- **Exercise goal**:
The reply should hold only the lines below from the one with "Solve u'' = δ(x" to the end, each copied exactly.

- **Material shown**:

= Beginning of Section =

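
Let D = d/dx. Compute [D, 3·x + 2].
3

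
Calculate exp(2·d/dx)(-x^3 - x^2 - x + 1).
- x^{3} - 7 x^{2} - 17 x - 13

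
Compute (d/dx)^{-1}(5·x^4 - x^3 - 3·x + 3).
x^{5} - \frac{x^{4}}{4} - \frac{3 x^{2}}{2} + 3 x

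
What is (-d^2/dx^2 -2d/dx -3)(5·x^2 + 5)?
- 15 x^{2} - 20 x - 25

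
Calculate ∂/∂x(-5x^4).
- 20 x^{3}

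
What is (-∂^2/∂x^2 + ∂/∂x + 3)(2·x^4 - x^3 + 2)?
6 x^{4} + 5 x^{3} - 27 x^{2} + 6 x + 6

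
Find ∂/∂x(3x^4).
12 x^{3}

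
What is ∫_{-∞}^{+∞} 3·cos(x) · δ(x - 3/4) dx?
3 \cos{\left(\frac{3}{4} \right)}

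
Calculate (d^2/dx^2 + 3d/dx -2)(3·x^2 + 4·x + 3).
- 6 x^{2} + 10 x + 12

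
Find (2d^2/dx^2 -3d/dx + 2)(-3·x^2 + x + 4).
- 6 x^{2} + 20 x - 7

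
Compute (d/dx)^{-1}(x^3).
\frac{x^{4}}{4}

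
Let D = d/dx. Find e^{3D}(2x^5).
2 x^{5} + 30 x^{4} + 180 x^{3} + 540 x^{2} + 810 x + 486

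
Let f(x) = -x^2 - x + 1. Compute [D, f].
- 2 x - 1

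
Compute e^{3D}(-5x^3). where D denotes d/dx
- 5 x^{3} - 45 x^{2} - 135 x - 135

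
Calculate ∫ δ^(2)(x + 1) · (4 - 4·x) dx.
0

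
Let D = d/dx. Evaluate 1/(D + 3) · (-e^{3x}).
- \frac{e^{3 x}}{6}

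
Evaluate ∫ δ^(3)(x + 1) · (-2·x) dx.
0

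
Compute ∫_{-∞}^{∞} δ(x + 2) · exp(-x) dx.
e^{2}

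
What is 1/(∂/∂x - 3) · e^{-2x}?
- \frac{e^{- 2 x}}{5}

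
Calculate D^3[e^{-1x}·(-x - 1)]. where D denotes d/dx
\left(x - 2\right) e^{- x}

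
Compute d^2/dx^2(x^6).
30 x^{4}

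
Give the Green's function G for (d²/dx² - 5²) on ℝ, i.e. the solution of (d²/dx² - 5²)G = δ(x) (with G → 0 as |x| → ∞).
-\frac{e^{-5|x|}}{10}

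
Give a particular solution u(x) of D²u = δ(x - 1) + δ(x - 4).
\frac{|x - 1|}{2} + \frac{|x - 4|}{2}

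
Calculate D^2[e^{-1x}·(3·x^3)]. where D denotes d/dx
3 x \left(x^{2} - 6 x + 6\right) e^{- x}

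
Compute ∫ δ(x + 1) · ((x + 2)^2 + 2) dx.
3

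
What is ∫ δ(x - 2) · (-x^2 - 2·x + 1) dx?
-7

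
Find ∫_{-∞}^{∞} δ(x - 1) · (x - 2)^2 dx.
1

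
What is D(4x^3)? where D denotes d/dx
12 x^{2}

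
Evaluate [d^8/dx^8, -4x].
-32\frac{d^{7}}{dx^{7}}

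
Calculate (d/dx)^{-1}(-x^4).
- \frac{x^{5}}{5}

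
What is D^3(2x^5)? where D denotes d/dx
120 x^{2}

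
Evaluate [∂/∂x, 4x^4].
16 x^{3}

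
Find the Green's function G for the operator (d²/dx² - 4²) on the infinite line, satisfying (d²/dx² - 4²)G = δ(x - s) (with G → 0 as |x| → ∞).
-\frac{e^{-4|x-s|}}{8}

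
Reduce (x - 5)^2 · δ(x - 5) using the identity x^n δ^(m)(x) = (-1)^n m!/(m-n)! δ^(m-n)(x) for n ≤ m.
0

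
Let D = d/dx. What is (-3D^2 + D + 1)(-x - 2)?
- x - 3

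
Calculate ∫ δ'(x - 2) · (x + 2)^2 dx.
-8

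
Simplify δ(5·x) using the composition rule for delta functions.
\frac{\delta(x)}{5}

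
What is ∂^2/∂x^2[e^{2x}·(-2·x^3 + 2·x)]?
4 \left(- 2 x^{3} - 6 x^{2} - x + 2\right) e^{2 x}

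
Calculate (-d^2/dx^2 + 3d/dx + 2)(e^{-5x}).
- 38 e^{- 5 x}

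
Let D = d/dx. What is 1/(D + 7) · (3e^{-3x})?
\frac{3 e^{- 3 x}}{4}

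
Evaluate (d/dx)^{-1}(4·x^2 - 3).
\frac{4 x^{3}}{3} - 3 x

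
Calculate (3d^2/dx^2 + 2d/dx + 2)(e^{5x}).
87 e^{5 x}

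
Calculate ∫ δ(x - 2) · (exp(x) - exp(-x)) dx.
2 \sinh{\left(2 \right)}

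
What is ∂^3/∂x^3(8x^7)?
1680 x^{4}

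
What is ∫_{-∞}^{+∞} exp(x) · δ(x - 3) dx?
e^{3}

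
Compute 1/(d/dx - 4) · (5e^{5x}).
5 e^{5 x}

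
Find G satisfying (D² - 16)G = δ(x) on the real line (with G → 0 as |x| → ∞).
-\frac{e^{-4|x|}}{8}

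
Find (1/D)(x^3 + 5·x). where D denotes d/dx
\frac{x^{4}}{4} + \frac{5 x^{2}}{2}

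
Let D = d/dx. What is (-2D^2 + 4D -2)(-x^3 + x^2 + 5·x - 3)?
2 x^{3} - 14 x^{2} + 10 x + 22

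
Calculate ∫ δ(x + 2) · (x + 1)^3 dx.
-1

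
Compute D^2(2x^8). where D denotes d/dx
112 x^{6}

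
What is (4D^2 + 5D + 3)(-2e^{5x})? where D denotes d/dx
- 256 e^{5 x}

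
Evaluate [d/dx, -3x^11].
- 33 x^{10}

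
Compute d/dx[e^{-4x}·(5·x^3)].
x^{2} \left(15 - 20 x\right) e^{- 4 x}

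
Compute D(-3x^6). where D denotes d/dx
- 18 x^{5}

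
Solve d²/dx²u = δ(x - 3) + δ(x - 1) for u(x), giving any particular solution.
\frac{|x - 3|}{2} + \frac{|x - 1|}{2}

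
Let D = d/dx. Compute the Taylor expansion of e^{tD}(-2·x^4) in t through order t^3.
2 x \left(- 4 t^{3} - 6 t^{2} x - 4 t x^{2} - x^{3}\right)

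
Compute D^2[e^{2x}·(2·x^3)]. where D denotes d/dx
4 x \left(2 x^{2} + 6 x + 3\right) e^{2 x}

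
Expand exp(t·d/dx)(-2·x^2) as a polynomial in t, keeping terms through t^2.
- 2 t^{2} - 4 t x - 2 x^{2}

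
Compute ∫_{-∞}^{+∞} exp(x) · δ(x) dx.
1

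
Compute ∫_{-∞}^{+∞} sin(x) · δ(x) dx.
0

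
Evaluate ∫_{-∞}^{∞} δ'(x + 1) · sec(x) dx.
\tan{\left(1 \right)} \sec{\left(1 \right)}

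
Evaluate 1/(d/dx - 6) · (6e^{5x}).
- 6 e^{5 x}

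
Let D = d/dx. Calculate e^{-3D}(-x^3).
- x^{3} + 9 x^{2} - 27 x + 27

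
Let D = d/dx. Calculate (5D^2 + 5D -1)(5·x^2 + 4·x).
- 5 x^{2} + 46 x + 70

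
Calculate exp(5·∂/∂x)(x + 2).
x + 7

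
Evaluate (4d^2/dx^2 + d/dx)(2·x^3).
6 x \left(x + 8\right)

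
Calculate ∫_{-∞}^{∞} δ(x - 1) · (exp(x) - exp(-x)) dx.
2 \sinh{\left(1 \right)}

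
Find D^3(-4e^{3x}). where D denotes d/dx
- 108 e^{3 x}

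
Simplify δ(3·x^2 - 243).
\frac{\delta(x - 9) + \delta(x + 9)}{54}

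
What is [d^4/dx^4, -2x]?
-8\frac{d^{3}}{dx^{3}}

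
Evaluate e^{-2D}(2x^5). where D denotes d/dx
2 x^{5} - 20 x^{4} + 80 x^{3} - 160 x^{2} + 160 x - 64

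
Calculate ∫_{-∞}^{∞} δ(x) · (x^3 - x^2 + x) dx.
0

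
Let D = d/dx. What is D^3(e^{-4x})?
- 64 e^{- 4 x}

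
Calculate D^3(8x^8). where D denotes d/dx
2688 x^{5}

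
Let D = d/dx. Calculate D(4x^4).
16 x^{3}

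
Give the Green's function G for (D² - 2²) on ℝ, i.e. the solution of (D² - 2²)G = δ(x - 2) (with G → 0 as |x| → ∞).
-\frac{e^{-2|x - 2|}}{4}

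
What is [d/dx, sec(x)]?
\tan{\left(x \right)} \sec{\left(x \right)}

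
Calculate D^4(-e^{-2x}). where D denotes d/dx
- 16 e^{- 2 x}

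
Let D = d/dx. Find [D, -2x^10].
- 20 x^{9}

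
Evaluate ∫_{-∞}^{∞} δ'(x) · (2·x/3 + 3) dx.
- \frac{2}{3}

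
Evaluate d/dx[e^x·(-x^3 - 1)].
\left(- x^{3} - 3 x^{2} - 1\right) e^{x}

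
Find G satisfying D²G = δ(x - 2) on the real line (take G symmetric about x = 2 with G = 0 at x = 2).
\frac{|x - 2|}{2}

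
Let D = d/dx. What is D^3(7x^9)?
3528 x^{6}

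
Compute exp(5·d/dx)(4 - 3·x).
- 3 x - 11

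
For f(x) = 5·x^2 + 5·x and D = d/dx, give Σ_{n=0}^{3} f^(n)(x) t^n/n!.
5 t^{2} + 5 t \left(2 x + 1\right) + 5 x^{2} + 5 x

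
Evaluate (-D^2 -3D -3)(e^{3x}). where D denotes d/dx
- 21 e^{3 x}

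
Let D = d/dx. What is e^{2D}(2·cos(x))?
2 \cos{\left(x + 2 \right)}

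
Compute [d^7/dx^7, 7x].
49\frac{d^{6}}{dx^{6}}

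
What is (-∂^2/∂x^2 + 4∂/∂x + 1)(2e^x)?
8 e^{x}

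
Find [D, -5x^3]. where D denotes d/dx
- 15 x^{2}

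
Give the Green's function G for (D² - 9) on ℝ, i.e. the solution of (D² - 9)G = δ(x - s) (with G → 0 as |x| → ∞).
-\frac{e^{-3|x-s|}}{6}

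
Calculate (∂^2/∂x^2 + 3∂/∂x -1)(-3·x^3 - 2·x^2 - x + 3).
3 x^{3} - 25 x^{2} - 29 x - 10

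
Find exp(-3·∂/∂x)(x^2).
x^{2} - 6 x + 9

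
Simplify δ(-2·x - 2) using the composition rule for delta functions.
\frac{\delta(x + 1)}{2}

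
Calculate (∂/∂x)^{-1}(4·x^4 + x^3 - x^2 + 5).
\frac{4 x^{5}}{5} + \frac{x^{4}}{4} - \frac{x^{3}}{3} + 5 x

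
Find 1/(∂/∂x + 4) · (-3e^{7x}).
- \frac{3 e^{7 x}}{11}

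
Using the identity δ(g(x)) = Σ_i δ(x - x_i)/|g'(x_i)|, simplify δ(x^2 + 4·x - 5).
\frac{\delta(x + 5) + \delta(x - 1)}{6}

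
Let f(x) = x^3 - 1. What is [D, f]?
3 x^{2}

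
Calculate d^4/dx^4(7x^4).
168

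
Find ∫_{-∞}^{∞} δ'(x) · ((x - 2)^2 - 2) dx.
4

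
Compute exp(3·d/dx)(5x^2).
5 x^{2} + 30 x + 45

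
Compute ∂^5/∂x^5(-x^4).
0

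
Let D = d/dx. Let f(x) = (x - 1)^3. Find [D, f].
3 \left(x - 1\right)^{2}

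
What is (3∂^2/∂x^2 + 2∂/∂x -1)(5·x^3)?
5 x \left(- x^{2} + 6 x + 18\right)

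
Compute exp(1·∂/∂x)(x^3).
x^{3} + 3 x^{2} + 3 x + 1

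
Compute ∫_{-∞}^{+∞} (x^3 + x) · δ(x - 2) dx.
10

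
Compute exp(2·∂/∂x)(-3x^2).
- 3 x^{2} - 12 x - 12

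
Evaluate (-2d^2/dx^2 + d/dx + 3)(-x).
- 3 x - 1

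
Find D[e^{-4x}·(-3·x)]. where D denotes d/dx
3 \left(4 x - 1\right) e^{- 4 x}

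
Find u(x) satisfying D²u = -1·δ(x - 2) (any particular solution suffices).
-\frac{|x - 2|}{2}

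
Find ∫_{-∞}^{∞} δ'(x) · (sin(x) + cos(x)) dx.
-1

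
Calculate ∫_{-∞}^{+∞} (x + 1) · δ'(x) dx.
-1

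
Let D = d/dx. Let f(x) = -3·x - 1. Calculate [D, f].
-3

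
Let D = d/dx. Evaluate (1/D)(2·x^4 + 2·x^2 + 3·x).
\frac{2 x^{5}}{5} + \frac{2 x^{3}}{3} + \frac{3 x^{2}}{2}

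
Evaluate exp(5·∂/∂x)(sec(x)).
\sec{\left(x + 5 \right)}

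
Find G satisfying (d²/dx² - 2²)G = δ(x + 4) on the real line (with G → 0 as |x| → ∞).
-\frac{e^{-2|x + 4|}}{4}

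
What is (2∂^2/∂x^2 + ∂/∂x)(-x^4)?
4 x^{2} \left(- x - 6\right)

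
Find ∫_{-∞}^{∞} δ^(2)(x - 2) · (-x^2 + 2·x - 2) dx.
-2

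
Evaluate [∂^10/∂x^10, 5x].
50\frac{d^{9}}{dx^{9}}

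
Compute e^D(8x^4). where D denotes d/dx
8 x^{4} + 32 x^{3} + 48 x^{2} + 32 x + 8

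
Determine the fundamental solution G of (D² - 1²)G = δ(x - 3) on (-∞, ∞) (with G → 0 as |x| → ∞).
-\frac{e^{-|x - 3|}}{2}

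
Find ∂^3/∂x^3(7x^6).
840 x^{3}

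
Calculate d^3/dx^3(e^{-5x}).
- 125 e^{- 5 x}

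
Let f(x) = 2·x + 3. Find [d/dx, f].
2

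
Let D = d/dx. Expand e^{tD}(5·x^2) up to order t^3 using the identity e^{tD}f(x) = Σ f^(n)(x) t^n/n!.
5 t^{2} + 10 t x + 5 x^{2}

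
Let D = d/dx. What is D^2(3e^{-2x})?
12 e^{- 2 x}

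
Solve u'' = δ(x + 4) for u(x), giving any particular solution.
\frac{|x + 4|}{2}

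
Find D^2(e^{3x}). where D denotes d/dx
9 e^{3 x}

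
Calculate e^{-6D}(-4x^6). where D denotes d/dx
- 4 x^{6} + 144 x^{5} - 2160 x^{4} + 17280 x^{3} - 77760 x^{2} + 186624 x - 186624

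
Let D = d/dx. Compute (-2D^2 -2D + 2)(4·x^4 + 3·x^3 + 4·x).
8 x^{4} - 26 x^{3} - 114 x^{2} - 28 x - 8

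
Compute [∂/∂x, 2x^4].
8 x^{3}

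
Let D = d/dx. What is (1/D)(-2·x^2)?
- \frac{2 x^{3}}{3}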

= End of Section =

- **Response area**:
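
Solve u'' = δ(x + 4) for u(x), giving any particular solution.
\frac{|x + 4|}{2}

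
Find D^2(e^{3x}). where D denotes d/dx
9 e^{3 x}

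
Calculate e^{-6D}(-4x^6). where D denotes d/dx
- 4 x^{6} + 144 x^{5} - 2160 x^{4} + 17280 x^{3} - 77760 x^{2} + 186624 x - 186624

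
Let D = d/dx. Compute (-2D^2 -2D + 2)(4·x^4 + 3·x^3 + 4·x).
8 x^{4} - 26 x^{3} - 114 x^{2} - 28 x - 8

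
Compute [∂/∂x, 2x^4].
8 x^{3}

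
Let D = d/dx. What is (1/D)(-2·x^2)?
- \frac{2 x^{3}}{3}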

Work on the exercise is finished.